## Exercise inputs:
══════════════════════════════

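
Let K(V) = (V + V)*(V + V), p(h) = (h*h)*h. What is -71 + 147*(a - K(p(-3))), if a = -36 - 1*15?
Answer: -436220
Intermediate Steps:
p(h) = h³ (p(h) = h²*h = h³)
K(V) = 4*V² (K(V) = (2*V)*(2*V) = 4*V²)
a = -51 (a = -36 - 15 = -51)
-71 + 147*(a - K(p(-3))) = -71 + 147*(-51 - 4*((-3)³)²) = -71 + 147*(-51 - 4*(-27)²) = -71 + 147*(-51 - 4*729) = -71 + 147*(-51 - 1*2916) = -71 + 147*(-51 - 2916) = -71 + 147*(-2967) = -71 - 436149 = -436220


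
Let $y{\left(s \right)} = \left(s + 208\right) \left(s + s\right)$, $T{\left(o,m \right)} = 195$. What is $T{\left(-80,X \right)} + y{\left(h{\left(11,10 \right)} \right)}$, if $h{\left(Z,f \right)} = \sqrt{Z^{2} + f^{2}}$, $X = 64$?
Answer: $637 + 416 \sqrt{221} \approx 6821.3$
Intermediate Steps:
$y{\left(s \right)} = 2 s \left(208 + s\right)$ ($y{\left(s \right)} = \left(208 + s\right) 2 s = 2 s \left(208 + s\right)$)
$T{\left(-80,X \right)} + y{\left(h{\left(11,10 \right)} \right)} = 195 + 2 \sqrt{11^{2} + 10^{2}} \left(208 + \sqrt{11^{2} + 10^{2}}\right) = 195 + 2 \sqrt{121 + 100} \left(208 + \sqrt{121 + 100}\right) = 195 + 2 \sqrt{221} \left(208 + \sqrt{221}\right)$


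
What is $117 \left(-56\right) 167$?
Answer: $-1094184$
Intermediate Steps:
$117 \left(-56\right) 167 = \left(-6552\right) 167 = -1094184$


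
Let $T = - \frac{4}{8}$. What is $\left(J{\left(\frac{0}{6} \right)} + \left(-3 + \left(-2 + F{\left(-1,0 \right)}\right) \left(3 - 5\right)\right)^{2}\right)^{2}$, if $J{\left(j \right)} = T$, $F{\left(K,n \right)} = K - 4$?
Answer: $\frac{58081}{4} \approx 14520.0$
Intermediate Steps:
$F{\left(K,n \right)} = -4 + K$
$T = - \frac{1}{2}$ ($T = \left(-4\right) \frac{1}{8} = - \frac{1}{2} \approx -0.5$)
$J{\left(j \right)} = - \frac{1}{2}$
$\left(J{\left(\frac{0}{6} \right)} + \left(-3 + \left(-2 + F{\left(-1,0 \right)}\right) \left(3 - 5\right)\right)^{2}\right)^{2} = \left(- \frac{1}{2} + \left(-3 + \left(-2 - 5\right) \left(3 - 5\right)\right)^{2}\right)^{2} = \left(- \frac{1}{2} + \left(-3 + \left(-2 - 5\right) \left(-2\right)\right)^{2}\right)^{2} = \left(- \frac{1}{2} + \left(-3 - -14\right)^{2}\right)^{2} = \left(- \frac{1}{2} + \left(-3 + 14\right)^{2}\right)^{2} = \left(- \frac{1}{2} + 11^{2}\right)^{2} = \left(- \frac{1}{2} + 121\right)^{2} = \left(\frac{241}{2}\right)^{2} = \frac{58081}{4}$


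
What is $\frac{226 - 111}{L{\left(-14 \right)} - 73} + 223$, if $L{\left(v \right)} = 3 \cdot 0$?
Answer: $\frac{16164}{73} \approx 221.42$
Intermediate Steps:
$L{\left(v \right)} = 0$
$\frac{226 - 111}{L{\left(-14 \right)} - 73} + 223 = \frac{226 - 111}{0 - 73} + 223 = \frac{115}{-73} + 223 = 115 \left(- \frac{1}{73}\right) + 223 = - \frac{115}{73} + 223 = \frac{16164}{73}$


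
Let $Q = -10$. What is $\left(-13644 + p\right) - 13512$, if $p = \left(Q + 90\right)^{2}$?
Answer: $-20756$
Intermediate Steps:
$p = 6400$ ($p = \left(-10 + 90\right)^{2} = 80^{2} = 6400$)
$\left(-13644 + p\right) - 13512 = \left(-13644 + 6400\right) - 13512 = -7244 - 13512 = -20756$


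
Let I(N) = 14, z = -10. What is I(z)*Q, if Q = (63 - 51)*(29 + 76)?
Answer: 17640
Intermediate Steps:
Q = 1260 (Q = 12*105 = 1260)
I(z)*Q = 14*1260 = 17640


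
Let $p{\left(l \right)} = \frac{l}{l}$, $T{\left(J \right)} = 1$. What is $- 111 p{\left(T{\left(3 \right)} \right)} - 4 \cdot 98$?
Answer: $-503$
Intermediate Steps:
$p{\left(l \right)} = 1$
$- 111 p{\left(T{\left(3 \right)} \right)} - 4 \cdot 98 = \left(-111\right) 1 - 4 \cdot 98 = -111 - 392 = -503$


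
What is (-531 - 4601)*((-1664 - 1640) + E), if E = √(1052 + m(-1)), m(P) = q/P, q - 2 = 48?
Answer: 16956128 - 5132*√1002 ≈ 1.6794e+7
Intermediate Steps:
q = 50 (q = 2 + 48 = 50)
m(P) = 50/P
E = √1002 (E = √(1052 + 50/(-1)) = √(1052 + 50*(-1)) = √(1052 - 50) = √1002 ≈ 31.654)
(-531 - 4601)*((-1664 - 1640) + E) = (-531 - 4601)*((-1664 - 1640) + √1002) = -5132*(-3304 + √1002) = 16956128 - 5132*√1002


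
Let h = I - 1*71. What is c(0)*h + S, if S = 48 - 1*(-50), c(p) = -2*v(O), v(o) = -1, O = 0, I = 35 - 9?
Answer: 8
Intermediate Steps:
I = 26
h = -45 (h = 26 - 1*71 = 26 - 71 = -45)
c(p) = 2 (c(p) = -2*(-1) = 2)
S = 98 (S = 48 + 50 = 98)
c(0)*h + S = 2*(-45) + 98 = -90 + 98 = 8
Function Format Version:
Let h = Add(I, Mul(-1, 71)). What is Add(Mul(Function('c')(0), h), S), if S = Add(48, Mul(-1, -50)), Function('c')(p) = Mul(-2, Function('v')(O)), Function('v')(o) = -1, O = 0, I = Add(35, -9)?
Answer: 8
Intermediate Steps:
I = 26
h = -45 (h = Add(26, Mul(-1, 71)) = Add(26, -71) = -45)
Function('c')(p) = 2 (Function('c')(p) = Mul(-2, -1) = 2)
S = 98 (S = Add(48, 50) = 98)
Add(Mul(Function('c')(0), h), S) = Add(Mul(2, -45), 98) = Add(-90, 98) = 8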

══════════════════════════════

## What to do:
Looking at the listing above, count each line that contains the word "Answer" and write the number with nothing else.

## Solved problem:
11